ASSIGNMENT
When a line in the entries contains the word "given", copy that line in full.

MATERIAL PROVIDED section start

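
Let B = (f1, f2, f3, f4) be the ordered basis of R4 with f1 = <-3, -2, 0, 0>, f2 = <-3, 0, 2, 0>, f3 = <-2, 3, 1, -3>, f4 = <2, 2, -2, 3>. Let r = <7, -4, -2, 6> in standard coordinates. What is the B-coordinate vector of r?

<-1, 0, -2, 0>

We seek scalars with c_1 f1 + ... + c_4 f4 = r; equivalently solve M c = r where the columns of M are f1, ..., f4.
Solving this 4x4 system gives c = (-1, 0, -2, 0).
Check: -f1 + 0·f2 - 2f3 + 0·f4 = <7, -4, -2, 6>.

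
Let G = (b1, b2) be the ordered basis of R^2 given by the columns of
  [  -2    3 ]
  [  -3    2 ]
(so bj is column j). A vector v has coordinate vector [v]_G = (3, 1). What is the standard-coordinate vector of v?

By definition v = 3b1 + b2.
Summing componentwise gives (-3, -7).

(-3, -7)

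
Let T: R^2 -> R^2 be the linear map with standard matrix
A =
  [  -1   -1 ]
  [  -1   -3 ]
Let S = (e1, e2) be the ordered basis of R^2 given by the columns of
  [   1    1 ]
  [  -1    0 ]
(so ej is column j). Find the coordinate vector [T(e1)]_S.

[-2, 2]

Compute T(e1) = A e1 = [0, 2] in standard coordinates.
Then write this in S-coordinates: solve for y in y_1 e1 + y_2 e2 = [0, 2].
This gives y = [-2, 2], which is column 1 of [T]_S.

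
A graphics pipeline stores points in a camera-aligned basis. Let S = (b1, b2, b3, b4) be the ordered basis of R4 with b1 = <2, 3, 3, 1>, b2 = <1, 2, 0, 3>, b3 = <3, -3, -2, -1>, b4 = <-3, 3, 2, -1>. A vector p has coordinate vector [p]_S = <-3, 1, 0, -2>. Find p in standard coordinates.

<1, -13, -13, 2>

By definition p = -3b1 + b2 + 0·b3 - 2b4.
Summing componentwise gives <1, -13, -13, 2>.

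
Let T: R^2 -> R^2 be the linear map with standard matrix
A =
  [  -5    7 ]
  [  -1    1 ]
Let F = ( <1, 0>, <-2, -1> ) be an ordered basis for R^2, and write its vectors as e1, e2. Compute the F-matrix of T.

[[-3, 1], [1, -1]]

With P the matrix whose columns are e1, e2, [T]_F = P^(-1) A P.
Column by column: T(e1) = A e1 = <-5, -1>; its F-coordinates <-3, 1> give column 1.
Continuing for each basis vector yields [T]_F = [[-3, 1], [1, -1]].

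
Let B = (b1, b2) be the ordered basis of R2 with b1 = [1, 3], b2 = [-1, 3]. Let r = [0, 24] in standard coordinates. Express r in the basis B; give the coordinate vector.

[4, 4]

Write r = c_1 b1 + c_2 b2 and solve for the c_i.
System: c_1 - c_2 = 0, 3c_1 + 3c_2 = 24; solving gives c_1 = 4, c_2 = 4.
Check: 4b1 + 4b2 = [0, 24].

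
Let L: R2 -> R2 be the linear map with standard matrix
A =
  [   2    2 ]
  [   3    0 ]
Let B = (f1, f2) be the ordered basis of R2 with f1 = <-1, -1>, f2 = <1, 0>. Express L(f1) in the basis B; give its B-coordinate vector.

<3, -1>

Column 1 of [L]_B is the B-coordinate vector of L(f1).
In standard coordinates L(f1) = A f1 = <-4, -3>.
Converting to B: <-4, -3> = 3f1 - f2, so the coordinate vector is <3, -1>.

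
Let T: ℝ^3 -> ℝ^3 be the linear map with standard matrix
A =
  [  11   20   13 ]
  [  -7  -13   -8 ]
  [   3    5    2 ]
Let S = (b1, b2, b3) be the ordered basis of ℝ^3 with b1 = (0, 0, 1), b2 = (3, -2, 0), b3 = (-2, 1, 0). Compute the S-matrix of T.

The j-th column of [T]_S is [T(bj)]_S.
T(b1) = A b1 = (13, -8, 2) = 2b1 + 3b2 - 2b3, so column 1 is (2, 3, -2).
Repeating for b2, b3 and assembling the columns gives [[2, -1, -1], [3, -3, 0], [-2, -1, 1]].

[[2, -1, -1], [3, -3, 0], [-2, -1, 1]]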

MATERIAL PROVIDED section end

SOLUTION TO THIS TASK
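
Let G = (b1, b2) be the ordered basis of R^2 given by the columns of
Let S = (e1, e2) be the ordered basis of R^2 given by the columns of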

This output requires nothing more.